START INFORMATION PROVIDED
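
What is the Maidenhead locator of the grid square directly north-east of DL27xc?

DL37ad

Longitude subsquare x = 23; +1 → 24, wraps to 0 = a, carry into square.
Longitude square 2; +1 → 3.
Latitude subsquare c = 2; +1 → 3 = d.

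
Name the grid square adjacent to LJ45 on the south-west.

Longitude square 4; −1 → 3.
Latitude square 5; −1 → 4.

LJ34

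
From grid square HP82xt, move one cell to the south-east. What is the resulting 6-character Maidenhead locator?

HP92as

Longitude subsquare x = 23; +1 → 24, wraps to 0 = a, carry into square.
Longitude square 8; +1 → 9.
Latitude subsquare t = 19; −1 → 18 = s.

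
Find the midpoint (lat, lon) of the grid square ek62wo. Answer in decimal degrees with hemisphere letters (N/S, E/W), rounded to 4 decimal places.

Field E=4, K=10: +4·20° lon, +10·10° lat → SW at lon -100°, lat 10°.
Square 6, 2: +6·2° lon, +2·1° lat → SW at lon -88°, lat 12°.
Subsquare w=22, o=14: +22·0.0833333° lon, +14·0.0416667° lat → SW at lon -86.1667°, lat 12.5833°.
Cell spans 0.0833333° lon × 0.0416667° lat. Centre is SW corner plus half of each.
latitude 12.6042° N, longitude 86.1250° W.

12.6042° N, 86.1250° W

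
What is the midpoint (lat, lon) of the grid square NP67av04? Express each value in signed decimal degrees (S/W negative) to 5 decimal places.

67.89375, 92.00417

Field N=13, P=15: +13·20° lon, +15·10° lat → SW at lon 80°, lat 60°.
Square 6, 7: +6·2° lon, +7·1° lat → SW at lon 92°, lat 67°.
Subsquare a=0, v=21: +0·0.0833333° lon, +21·0.0416667° lat → SW at lon 92°, lat 67.875°.
Extended square 0, 4: +0·0.00833333° lon, +4·0.00416667° lat → SW at lon 92°, lat 67.8917°.
Cell spans 0.00833333° lon × 0.00416667° lat. Centre is SW corner plus half of each.
latitude 67.89375, longitude 92.00417.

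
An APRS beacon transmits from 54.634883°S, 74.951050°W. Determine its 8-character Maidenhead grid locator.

FD25mi57

Offset from 180°W / 90°S: lon 105.04895°, lat 35.36512°.
Field: 105.04895/20 → 5 → F, 35.36512/10 → 3 → D; chars FD.
Square: 5.04895/2 → 2, 5.36512/1 → 5; chars 25.
Subsquare: 1.04895/0.0833333 → 12 → m, 0.36512/0.0416667 → 8 → i; chars mi.
Extended square: 0.04895/0.00833333 → 5, 0.03178/0.00416667 → 7; chars 57.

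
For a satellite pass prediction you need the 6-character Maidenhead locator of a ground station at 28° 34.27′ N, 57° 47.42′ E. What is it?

Offset from 180°W / 90°S: lon 237.7903°, lat 118.5712°.
Field: lon ⌊237.7903/20⌋ = 11 → L; lat ⌊118.5712/10⌋ = 11 → L.
Square: lon ⌊17.7903/2⌋ = 8; lat ⌊8.5712/1⌋ = 8.
Subsquare: lon ⌊1.7903/0.0833333⌋ = 21 → v; lat ⌊0.5712/0.0416667⌋ = 13 → n.

LL88vn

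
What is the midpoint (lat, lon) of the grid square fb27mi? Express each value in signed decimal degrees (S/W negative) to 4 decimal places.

-72.6458, -74.9583

Field F=5, B=1: +5·20° lon, +1·10° lat → SW at lon -80°, lat -80°.
Square 2, 7: +2·2° lon, +7·1° lat → SW at lon -76°, lat -73°.
Subsquare m=12, i=8: +12·0.0833333° lon, +8·0.0416667° lat → SW at lon -75°, lat -72.6667°.
Cell spans 0.0833333° lon × 0.0416667° lat. Centre is SW corner plus half of each.
latitude -72.6458, longitude -74.9583.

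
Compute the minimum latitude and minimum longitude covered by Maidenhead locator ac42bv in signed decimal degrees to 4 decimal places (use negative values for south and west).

Field A=0, C=2: +0·20° lon, +2·10° lat → SW at lon -180°, lat -70°.
Square 4, 2: +4·2° lon, +2·1° lat → SW at lon -172°, lat -68°.
Subsquare b=1, v=21: +1·0.0833333° lon, +21·0.0416667° lat → SW at lon -171.917°, lat -67.125°.
latitude -67.1250, longitude -171.9167.

-67.1250, -171.9167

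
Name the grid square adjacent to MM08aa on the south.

MM07ax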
END INFORMATION PROVIDED
**EXERCISE GOAL:** Repeat all the records. Match each line exactly.

**SOLUTION:**
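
What is the Maidenhead locator of the grid square directly north-east of DL27xc?

DL37ad

Longitude subsquare x = 23; +1 → 24, wraps to 0 = a, carry into square.
Longitude square 2; +1 → 3.
Latitude subsquare c = 2; +1 → 3 = d.

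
Name the grid square adjacent to LJ45 on the south-west.

Longitude square 4; −1 → 3.
Latitude square 5; −1 → 4.

LJ34

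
From grid square HP82xt, move one cell to the south-east. What is the resulting 6-character Maidenhead locator?

HP92as

Longitude subsquare x = 23; +1 → 24, wraps to 0 = a, carry into square.
Longitude square 8; +1 → 9.
Latitude subsquare t = 19; −1 → 18 = s.

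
Find the midpoint (lat, lon) of the grid square ek62wo. Answer in decimal degrees with hemisphere letters (N/S, E/W), rounded to 4 decimal places.

Field E=4, K=10: +4·20° lon, +10·10° lat → SW at lon -100°, lat 10°.
Square 6, 2: +6·2° lon, +2·1° lat → SW at lon -88°, lat 12°.
Subsquare w=22, o=14: +22·0.0833333° lon, +14·0.0416667° lat → SW at lon -86.1667°, lat 12.5833°.
Cell spans 0.0833333° lon × 0.0416667° lat. Centre is SW corner plus half of each.
latitude 12.6042° N, longitude 86.1250° W.

12.6042° N, 86.1250° W

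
What is the midpoint (lat, lon) of the grid square NP67av04? Express each value in signed decimal degrees (S/W negative) to 5 decimal places.

67.89375, 92.00417

Field N=13, P=15: +13·20° lon, +15·10° lat → SW at lon 80°, lat 60°.
Square 6, 7: +6·2° lon, +7·1° lat → SW at lon 92°, lat 67°.
Subsquare a=0, v=21: +0·0.0833333° lon, +21·0.0416667° lat → SW at lon 92°, lat 67.875°.
Extended square 0, 4: +0·0.00833333° lon, +4·0.00416667° lat → SW at lon 92°, lat 67.8917°.
Cell spans 0.00833333° lon × 0.00416667° lat. Centre is SW corner plus half of each.
latitude 67.89375, longitude 92.00417.

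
An APRS beacon transmits from 54.634883°S, 74.951050°W. Determine its 8-character Maidenhead grid locator.

FD25mi57

Offset from 180°W / 90°S: lon 105.04895°, lat 35.36512°.
Field: 105.04895/20 → 5 → F, 35.36512/10 → 3 → D; chars FD.
Square: 5.04895/2 → 2, 5.36512/1 → 5; chars 25.
Subsquare: 1.04895/0.0833333 → 12 → m, 0.36512/0.0416667 → 8 → i; chars mi.
Extended square: 0.04895/0.00833333 → 5, 0.03178/0.00416667 → 7; chars 57.

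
For a satellite pass prediction you need the 6-character Maidenhead locator of a ground station at 28° 34.27′ N, 57° 47.42′ E. What is it?

Offset from 180°W / 90°S: lon 237.7903°, lat 118.5712°.
Field: lon ⌊237.7903/20⌋ = 11 → L; lat ⌊118.5712/10⌋ = 11 → L.
Square: lon ⌊17.7903/2⌋ = 8; lat ⌊8.5712/1⌋ = 8.
Subsquare: lon ⌊1.7903/0.0833333⌋ = 21 → v; lat ⌊0.5712/0.0416667⌋ = 13 → n.

LL88vn

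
What is the midpoint (lat, lon) of the grid square fb27mi? Express each value in signed decimal degrees (S/W negative) to 4 decimal places.

-72.6458, -74.9583

Field F=5, B=1: +5·20° lon, +1·10° lat → SW at lon -80°, lat -80°.
Square 2, 7: +2·2° lon, +7·1° lat → SW at lon -76°, lat -73°.
Subsquare m=12, i=8: +12·0.0833333° lon, +8·0.0416667° lat → SW at lon -75°, lat -72.6667°.
Cell spans 0.0833333° lon × 0.0416667° lat. Centre is SW corner plus half of each.
latitude -72.6458, longitude -74.9583.

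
Compute the minimum latitude and minimum longitude covered by Maidenhead locator ac42bv in signed decimal degrees to 4 decimal places (use negative values for south and west).

Field A=0, C=2: +0·20° lon, +2·10° lat → SW at lon -180°, lat -70°.
Square 4, 2: +4·2° lon, +2·1° lat → SW at lon -172°, lat -68°.
Subsquare b=1, v=21: +1·0.0833333° lon, +21·0.0416667° lat → SW at lon -171.917°, lat -67.125°.
latitude -67.1250, longitude -171.9167.

-67.1250, -171.9167

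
Name the grid square adjacent to MM08aa on the south.

MM07ax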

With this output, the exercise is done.